◆ **PROBLEM TO WORK ON**: Produce a word-for-word copy of the data below.

***** DATASET CONTENT *****

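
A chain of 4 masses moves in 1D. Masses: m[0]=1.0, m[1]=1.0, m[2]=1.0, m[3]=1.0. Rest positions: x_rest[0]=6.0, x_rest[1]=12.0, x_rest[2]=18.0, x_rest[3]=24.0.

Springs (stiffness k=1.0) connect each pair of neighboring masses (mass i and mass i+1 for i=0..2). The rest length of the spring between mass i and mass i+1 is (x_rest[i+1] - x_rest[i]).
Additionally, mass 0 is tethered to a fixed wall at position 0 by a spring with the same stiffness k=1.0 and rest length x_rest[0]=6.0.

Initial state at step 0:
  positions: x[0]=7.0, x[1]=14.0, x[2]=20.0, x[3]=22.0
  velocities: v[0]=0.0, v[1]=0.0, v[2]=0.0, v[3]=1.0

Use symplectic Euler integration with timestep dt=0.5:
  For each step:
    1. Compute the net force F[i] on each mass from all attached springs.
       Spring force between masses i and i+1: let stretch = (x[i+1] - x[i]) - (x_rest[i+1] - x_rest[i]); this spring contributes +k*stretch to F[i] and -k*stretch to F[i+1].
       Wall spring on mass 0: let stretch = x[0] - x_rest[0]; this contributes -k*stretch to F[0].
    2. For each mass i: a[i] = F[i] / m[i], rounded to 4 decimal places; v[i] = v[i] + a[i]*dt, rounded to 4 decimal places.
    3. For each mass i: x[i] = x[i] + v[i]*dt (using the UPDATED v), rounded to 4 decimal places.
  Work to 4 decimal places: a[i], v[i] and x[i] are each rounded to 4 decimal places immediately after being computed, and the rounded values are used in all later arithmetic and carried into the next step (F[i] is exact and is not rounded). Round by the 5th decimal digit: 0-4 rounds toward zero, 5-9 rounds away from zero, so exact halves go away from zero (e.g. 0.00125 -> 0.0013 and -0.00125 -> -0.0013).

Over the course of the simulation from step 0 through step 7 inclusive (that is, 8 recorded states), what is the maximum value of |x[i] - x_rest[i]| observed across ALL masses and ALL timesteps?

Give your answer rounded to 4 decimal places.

Step 0: x=[7.0000 14.0000 20.0000 22.0000] v=[0.0000 0.0000 0.0000 1.0000]
Step 1: x=[7.0000 13.7500 19.0000 23.5000] v=[0.0000 -0.5000 -2.0000 3.0000]
Step 2: x=[6.9375 13.1250 17.8125 25.3750] v=[-0.1250 -1.2500 -2.3750 3.7500]
Step 3: x=[6.6875 12.1250 17.3438 26.8594] v=[-0.5000 -2.0000 -0.9375 2.9688]
Step 4: x=[6.1250 11.0703 17.9493 27.4649] v=[-1.1250 -2.1094 1.2109 1.2110]
Step 5: x=[5.2676 10.4990 19.2139 27.1915] v=[-1.7149 -1.1426 2.5292 -0.5468]
Step 6: x=[4.4011 10.7986 20.2942 26.4237] v=[-1.7330 0.5992 2.1606 -1.5356]
Step 7: x=[4.0337 11.8728 20.5330 25.6235] v=[-0.7348 2.1483 0.4776 -1.6004]
Max displacement = 3.4649

Answer: 3.4649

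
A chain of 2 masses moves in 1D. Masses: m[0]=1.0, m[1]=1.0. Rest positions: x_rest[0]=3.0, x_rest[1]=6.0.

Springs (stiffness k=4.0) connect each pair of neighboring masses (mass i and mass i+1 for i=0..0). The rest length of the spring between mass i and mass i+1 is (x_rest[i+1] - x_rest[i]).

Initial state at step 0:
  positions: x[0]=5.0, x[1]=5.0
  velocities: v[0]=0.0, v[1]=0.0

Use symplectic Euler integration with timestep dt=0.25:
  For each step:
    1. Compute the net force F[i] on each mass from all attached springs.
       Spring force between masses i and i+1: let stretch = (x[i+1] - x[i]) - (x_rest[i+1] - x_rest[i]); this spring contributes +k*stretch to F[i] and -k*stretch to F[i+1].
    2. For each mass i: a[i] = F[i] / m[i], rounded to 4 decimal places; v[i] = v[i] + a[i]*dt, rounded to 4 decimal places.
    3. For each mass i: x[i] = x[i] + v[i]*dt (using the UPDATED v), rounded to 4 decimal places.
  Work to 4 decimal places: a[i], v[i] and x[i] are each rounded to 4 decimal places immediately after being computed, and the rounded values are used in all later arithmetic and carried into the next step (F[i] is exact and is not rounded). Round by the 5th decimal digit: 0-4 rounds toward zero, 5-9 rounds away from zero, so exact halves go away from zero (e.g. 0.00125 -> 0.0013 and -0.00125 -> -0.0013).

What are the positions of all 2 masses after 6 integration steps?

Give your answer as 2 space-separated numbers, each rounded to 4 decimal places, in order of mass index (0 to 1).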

*****

◆ **ANSWER SPACE**:
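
A chain of 4 masses moves in 1D. Masses: m[0]=1.0, m[1]=1.0, m[2]=1.0, m[3]=1.0. Rest positions: x_rest[0]=6.0, x_rest[1]=12.0, x_rest[2]=18.0, x_rest[3]=24.0.

Springs (stiffness k=1.0) connect each pair of neighboring masses (mass i and mass i+1 for i=0..2). The rest length of the spring between mass i and mass i+1 is (x_rest[i+1] - x_rest[i]).
Additionally, mass 0 is tethered to a fixed wall at position 0 by a spring with the same stiffness k=1.0 and rest length x_rest[0]=6.0.

Initial state at step 0:
  positions: x[0]=7.0, x[1]=14.0, x[2]=20.0, x[3]=22.0
  velocities: v[0]=0.0, v[1]=0.0, v[2]=0.0, v[3]=1.0

Use symplectic Euler integration with timestep dt=0.5:
  For each step:
    1. Compute the net force F[i] on each mass from all attached springs.
       Spring force between masses i and i+1: let stretch = (x[i+1] - x[i]) - (x_rest[i+1] - x_rest[i]); this spring contributes +k*stretch to F[i] and -k*stretch to F[i+1].
       Wall spring on mass 0: let stretch = x[0] - x_rest[0]; this contributes -k*stretch to F[0].
    2. For each mass i: a[i] = F[i] / m[i], rounded to 4 decimal places; v[i] = v[i] + a[i]*dt, rounded to 4 decimal places.
    3. For each mass i: x[i] = x[i] + v[i]*dt (using the UPDATED v), rounded to 4 decimal places.
  Work to 4 decimal places: a[i], v[i] and x[i] are each rounded to 4 decimal places immediately after being computed, and the rounded values are used in all later arithmetic and carried into the next step (F[i] is exact and is not rounded). Round by the 5th decimal digit: 0-4 rounds toward zero, 5-9 rounds away from zero, so exact halves go away from zero (e.g. 0.00125 -> 0.0013 and -0.00125 -> -0.0013).

Over the course of the simulation from step 0 through step 7 inclusive (that is, 8 recorded states), what is the maximum value of |x[i] - x_rest[i]| observed across ALL masses and ALL timesteps?

Give your answer rounded to 4 decimal places.

Step 0: x=[7.0000 14.0000 20.0000 22.0000] v=[0.0000 0.0000 0.0000 1.0000]
Step 1: x=[7.0000 13.7500 19.0000 23.5000] v=[0.0000 -0.5000 -2.0000 3.0000]
Step 2: x=[6.9375 13.1250 17.8125 25.3750] v=[-0.1250 -1.2500 -2.3750 3.7500]
Step 3: x=[6.6875 12.1250 17.3438 26.8594] v=[-0.5000 -2.0000 -0.9375 2.9688]
Step 4: x=[6.1250 11.0703 17.9493 27.4649] v=[-1.1250 -2.1094 1.2109 1.2110]
Step 5: x=[5.2676 10.4990 19.2139 27.1915] v=[-1.7149 -1.1426 2.5292 -0.5468]
Step 6: x=[4.4011 10.7986 20.2942 26.4237] v=[-1.7330 0.5992 2.1606 -1.5356]
Step 7: x=[4.0337 11.8728 20.5330 25.6235] v=[-0.7348 2.1483 0.4776 -1.6004]
Max displacement = 3.4649

Answer: 3.4649

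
A chain of 2 masses moves in 1D. Masses: m[0]=1.0, m[1]=1.0. Rest positions: x_rest[0]=3.0, x_rest[1]=6.0.

Springs (stiffness k=4.0) connect each pair of neighboring masses (mass i and mass i+1 for i=0..0). The rest length of the spring between mass i and mass i+1 is (x_rest[i+1] - x_rest[i]).

Initial state at step 0:
  positions: x[0]=5.0, x[1]=5.0
  velocities: v[0]=0.0, v[1]=0.0

Use symplectic Euler integration with timestep dt=0.25:
  For each step:
    1. Compute the net force F[i] on each mass from all attached springs.
       Spring force between masses i and i+1: let stretch = (x[i+1] - x[i]) - (x_rest[i+1] - x_rest[i]); this spring contributes +k*stretch to F[i] and -k*stretch to F[i+1].
    2. For each mass i: a[i] = F[i] / m[i], rounded to 4 decimal places; v[i] = v[i] + a[i]*dt, rounded to 4 decimal places.
    3. For each mass i: x[i] = x[i] + v[i]*dt (using the UPDATED v), rounded to 4 decimal places.
  Work to 4 decimal places: a[i], v[i] and x[i] are each rounded to 4 decimal places immediately after being computed, and the rounded values are used in all later arithmetic and carried into the next step (F[i] is exact and is not rounded). Round by the 5th decimal digit: 0-4 rounds toward zero, 5-9 rounds away from zero, so exact halves go away from zero (e.g. 0.00125 -> 0.0013 and -0.00125 -> -0.0013).

What are the positions of all 2 masses after 6 integration steps?

Give your answer as 2 space-separated numbers, each rounded to 4 decimal places, in order of mass index (0 to 1).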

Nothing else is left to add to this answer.